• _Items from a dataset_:
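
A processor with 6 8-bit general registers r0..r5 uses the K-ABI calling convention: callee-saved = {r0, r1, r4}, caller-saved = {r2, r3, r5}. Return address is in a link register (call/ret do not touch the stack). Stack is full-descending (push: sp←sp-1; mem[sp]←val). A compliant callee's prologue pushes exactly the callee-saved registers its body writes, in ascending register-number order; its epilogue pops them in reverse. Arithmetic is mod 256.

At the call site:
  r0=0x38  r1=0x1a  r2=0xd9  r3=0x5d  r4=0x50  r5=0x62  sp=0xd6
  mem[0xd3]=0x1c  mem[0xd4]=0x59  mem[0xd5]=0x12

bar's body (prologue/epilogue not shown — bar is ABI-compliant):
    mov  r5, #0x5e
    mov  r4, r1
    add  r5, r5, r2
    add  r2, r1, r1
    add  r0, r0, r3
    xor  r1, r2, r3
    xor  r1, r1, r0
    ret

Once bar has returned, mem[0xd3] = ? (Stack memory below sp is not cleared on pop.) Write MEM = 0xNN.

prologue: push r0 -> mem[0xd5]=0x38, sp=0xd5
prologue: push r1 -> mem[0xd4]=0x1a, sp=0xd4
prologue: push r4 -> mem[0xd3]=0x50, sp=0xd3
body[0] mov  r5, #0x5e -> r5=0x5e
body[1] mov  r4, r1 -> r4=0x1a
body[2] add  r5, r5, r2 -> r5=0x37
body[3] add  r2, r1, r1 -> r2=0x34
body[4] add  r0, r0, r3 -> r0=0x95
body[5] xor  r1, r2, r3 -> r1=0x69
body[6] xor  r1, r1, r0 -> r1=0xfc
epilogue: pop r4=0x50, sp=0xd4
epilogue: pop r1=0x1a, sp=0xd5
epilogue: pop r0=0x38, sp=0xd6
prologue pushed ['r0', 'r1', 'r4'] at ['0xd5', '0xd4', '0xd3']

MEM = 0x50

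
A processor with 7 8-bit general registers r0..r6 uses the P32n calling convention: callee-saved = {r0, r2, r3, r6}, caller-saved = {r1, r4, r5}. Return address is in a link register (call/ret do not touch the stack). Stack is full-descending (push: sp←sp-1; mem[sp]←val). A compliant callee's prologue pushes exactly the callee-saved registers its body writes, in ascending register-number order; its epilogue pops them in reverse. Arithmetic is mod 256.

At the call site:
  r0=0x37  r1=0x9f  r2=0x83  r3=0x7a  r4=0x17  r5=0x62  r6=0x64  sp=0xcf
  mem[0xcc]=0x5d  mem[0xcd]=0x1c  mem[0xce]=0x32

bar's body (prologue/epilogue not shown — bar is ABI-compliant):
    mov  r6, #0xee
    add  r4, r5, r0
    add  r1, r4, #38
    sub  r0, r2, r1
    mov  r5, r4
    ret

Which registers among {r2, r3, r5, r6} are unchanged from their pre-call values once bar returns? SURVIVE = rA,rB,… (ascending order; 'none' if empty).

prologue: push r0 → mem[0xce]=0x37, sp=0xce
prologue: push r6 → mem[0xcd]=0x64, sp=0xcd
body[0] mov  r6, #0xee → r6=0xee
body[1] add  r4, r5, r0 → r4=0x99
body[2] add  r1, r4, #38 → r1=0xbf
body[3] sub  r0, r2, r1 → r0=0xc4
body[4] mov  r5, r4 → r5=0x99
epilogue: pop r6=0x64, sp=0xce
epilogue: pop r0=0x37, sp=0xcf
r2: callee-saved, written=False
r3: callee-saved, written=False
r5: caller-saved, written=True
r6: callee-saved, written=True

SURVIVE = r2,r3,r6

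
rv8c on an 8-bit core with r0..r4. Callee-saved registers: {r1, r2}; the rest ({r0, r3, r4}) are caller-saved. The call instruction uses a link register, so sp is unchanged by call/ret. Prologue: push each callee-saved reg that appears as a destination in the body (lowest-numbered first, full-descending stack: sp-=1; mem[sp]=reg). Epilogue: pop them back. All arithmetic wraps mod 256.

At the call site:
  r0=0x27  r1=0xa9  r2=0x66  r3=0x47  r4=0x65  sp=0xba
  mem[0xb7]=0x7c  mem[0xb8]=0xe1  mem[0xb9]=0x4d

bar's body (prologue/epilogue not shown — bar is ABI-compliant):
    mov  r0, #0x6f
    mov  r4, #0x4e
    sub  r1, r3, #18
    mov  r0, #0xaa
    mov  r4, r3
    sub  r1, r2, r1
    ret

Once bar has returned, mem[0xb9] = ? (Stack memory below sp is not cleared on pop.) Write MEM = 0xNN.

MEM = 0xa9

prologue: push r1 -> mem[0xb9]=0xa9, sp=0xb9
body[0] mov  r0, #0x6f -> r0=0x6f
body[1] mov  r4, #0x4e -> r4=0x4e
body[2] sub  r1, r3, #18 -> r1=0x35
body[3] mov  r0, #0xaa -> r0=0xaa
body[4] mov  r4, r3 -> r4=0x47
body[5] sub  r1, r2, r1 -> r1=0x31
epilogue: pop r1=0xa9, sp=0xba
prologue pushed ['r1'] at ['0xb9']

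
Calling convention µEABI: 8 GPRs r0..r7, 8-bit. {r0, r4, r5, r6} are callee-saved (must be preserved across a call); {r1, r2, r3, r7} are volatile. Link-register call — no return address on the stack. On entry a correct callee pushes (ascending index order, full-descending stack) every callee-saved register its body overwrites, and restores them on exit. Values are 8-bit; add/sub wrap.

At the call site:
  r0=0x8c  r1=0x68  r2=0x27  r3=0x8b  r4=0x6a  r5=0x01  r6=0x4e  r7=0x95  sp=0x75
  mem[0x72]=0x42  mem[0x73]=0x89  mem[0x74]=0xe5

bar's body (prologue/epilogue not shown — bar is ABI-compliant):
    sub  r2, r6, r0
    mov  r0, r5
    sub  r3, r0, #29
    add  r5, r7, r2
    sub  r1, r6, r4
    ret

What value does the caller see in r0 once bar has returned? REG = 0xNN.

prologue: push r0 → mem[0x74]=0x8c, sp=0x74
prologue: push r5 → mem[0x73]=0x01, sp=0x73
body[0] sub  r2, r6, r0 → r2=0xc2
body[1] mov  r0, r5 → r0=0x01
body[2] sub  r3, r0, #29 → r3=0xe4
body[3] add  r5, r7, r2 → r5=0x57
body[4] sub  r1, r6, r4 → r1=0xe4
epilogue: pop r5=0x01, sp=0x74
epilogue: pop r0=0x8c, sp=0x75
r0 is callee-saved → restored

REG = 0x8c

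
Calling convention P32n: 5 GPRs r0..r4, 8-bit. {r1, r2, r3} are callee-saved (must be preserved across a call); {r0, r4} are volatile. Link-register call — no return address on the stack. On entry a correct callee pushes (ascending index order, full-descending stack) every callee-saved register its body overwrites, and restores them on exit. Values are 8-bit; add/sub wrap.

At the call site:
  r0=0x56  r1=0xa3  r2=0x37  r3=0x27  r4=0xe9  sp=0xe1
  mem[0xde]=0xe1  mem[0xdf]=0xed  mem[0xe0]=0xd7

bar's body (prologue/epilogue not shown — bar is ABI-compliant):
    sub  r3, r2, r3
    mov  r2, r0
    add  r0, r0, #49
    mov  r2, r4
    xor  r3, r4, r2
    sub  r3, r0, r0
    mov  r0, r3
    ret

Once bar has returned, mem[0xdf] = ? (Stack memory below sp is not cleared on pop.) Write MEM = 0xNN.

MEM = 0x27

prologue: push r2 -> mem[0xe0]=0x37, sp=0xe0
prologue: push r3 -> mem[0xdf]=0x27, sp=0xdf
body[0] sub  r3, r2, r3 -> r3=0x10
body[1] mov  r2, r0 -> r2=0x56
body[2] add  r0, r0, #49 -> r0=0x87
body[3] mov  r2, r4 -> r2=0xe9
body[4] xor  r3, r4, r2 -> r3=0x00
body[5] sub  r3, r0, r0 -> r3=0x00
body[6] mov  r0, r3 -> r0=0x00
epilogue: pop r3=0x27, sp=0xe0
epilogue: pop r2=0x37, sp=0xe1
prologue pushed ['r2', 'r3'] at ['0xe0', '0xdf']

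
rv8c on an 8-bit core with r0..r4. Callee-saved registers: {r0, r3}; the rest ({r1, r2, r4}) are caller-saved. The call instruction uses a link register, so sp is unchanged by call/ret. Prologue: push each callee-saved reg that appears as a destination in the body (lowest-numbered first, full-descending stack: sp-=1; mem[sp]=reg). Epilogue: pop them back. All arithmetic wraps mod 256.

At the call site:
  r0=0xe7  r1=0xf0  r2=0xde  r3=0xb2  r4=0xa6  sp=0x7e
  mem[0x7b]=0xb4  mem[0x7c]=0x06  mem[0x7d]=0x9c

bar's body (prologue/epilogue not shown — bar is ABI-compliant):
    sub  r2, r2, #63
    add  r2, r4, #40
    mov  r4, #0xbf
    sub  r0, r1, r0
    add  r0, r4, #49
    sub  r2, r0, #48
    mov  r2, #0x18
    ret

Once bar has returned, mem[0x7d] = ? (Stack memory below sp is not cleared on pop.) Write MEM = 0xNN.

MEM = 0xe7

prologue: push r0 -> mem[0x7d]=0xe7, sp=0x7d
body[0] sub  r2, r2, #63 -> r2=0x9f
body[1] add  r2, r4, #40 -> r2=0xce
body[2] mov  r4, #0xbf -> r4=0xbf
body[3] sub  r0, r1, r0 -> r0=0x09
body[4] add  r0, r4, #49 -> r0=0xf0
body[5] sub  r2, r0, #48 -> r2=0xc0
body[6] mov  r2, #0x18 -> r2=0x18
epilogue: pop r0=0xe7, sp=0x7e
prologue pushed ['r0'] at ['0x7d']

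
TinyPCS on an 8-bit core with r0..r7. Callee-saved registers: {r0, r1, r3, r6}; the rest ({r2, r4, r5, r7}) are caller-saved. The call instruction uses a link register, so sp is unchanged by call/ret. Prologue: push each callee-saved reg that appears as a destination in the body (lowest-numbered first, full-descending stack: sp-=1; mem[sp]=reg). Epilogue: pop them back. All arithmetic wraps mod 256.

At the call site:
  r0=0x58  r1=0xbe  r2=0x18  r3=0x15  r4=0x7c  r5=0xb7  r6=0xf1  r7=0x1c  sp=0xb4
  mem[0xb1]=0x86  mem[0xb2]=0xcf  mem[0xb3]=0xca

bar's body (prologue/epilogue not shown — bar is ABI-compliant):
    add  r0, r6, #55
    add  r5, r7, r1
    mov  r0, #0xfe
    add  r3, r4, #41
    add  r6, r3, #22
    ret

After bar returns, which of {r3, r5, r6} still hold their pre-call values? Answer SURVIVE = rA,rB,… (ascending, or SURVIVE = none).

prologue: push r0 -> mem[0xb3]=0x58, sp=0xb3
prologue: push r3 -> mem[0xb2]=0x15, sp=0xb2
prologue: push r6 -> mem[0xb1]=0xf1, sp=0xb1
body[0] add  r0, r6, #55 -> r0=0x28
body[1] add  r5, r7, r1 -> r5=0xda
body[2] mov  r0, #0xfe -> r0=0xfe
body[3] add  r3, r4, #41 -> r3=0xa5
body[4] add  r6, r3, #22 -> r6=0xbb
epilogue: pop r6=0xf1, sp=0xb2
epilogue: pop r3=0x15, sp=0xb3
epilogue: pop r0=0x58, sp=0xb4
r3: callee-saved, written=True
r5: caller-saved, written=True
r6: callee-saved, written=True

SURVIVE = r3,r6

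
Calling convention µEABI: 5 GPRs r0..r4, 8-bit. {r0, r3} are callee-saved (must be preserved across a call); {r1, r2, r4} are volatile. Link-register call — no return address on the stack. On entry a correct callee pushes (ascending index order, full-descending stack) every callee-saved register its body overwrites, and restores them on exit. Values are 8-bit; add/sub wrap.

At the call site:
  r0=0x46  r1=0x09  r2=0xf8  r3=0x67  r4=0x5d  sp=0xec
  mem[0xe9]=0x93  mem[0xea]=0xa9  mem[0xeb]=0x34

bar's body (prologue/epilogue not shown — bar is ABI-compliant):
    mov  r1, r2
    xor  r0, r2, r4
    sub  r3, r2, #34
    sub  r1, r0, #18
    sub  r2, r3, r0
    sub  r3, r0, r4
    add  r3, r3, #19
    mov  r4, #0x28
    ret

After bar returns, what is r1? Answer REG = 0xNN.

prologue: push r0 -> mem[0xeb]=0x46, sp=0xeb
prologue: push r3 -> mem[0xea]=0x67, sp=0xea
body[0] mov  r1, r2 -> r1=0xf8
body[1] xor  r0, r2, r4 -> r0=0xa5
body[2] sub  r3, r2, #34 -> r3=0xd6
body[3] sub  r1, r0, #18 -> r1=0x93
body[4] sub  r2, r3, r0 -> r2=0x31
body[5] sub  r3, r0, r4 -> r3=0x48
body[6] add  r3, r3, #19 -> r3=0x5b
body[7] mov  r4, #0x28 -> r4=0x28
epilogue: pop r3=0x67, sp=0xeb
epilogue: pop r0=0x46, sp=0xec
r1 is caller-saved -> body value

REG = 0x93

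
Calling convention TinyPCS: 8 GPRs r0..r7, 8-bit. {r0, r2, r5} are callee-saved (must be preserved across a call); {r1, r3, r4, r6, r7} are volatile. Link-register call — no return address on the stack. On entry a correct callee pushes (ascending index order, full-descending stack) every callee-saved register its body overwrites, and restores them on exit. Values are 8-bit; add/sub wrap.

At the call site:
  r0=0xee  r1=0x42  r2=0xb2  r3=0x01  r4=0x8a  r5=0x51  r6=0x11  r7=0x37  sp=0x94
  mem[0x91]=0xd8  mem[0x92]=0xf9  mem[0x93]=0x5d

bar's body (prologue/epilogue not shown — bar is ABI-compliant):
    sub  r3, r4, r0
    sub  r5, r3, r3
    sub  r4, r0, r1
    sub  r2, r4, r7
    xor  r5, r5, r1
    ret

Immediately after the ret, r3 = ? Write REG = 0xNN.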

• _WORK REQUIRED_:
Whenever the word "first" shows up in a line above, copy that line.

• _TASK RESPONSE_:
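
rv8c on an 8-bit core with r0..r4. Callee-saved registers: {r1, r2}; the rest ({r0, r3, r4}) are caller-saved. The call instruction uses a link register, so sp is unchanged by call/ret. Prologue: push each callee-saved reg that appears as a destination in the body (lowest-numbered first, full-descending stack: sp-=1; mem[sp]=reg). Epilogue: pop them back. All arithmetic wraps mod 256.
rv8c on an 8-bit core with r0..r4. Callee-saved registers: {r0, r3}; the rest ({r1, r2, r4}) are caller-saved. The call instruction uses a link register, so sp is unchanged by call/ret. Prologue: push each callee-saved reg that appears as a destination in the body (lowest-numbered first, full-descending stack: sp-=1; mem[sp]=reg). Epilogue: pop them back. All arithmetic wraps mod 256.
TinyPCS on an 8-bit core with r0..r7. Callee-saved registers: {r0, r1, r3, r6}; the rest ({r2, r4, r5, r7}) are caller-saved. The call instruction uses a link register, so sp is unchanged by call/ret. Prologue: push each callee-saved reg that appears as a destination in the body (lowest-numbered first, full-descending stack: sp-=1; mem[sp]=reg). Epilogue: pop them back. All arithmetic wraps mod 256.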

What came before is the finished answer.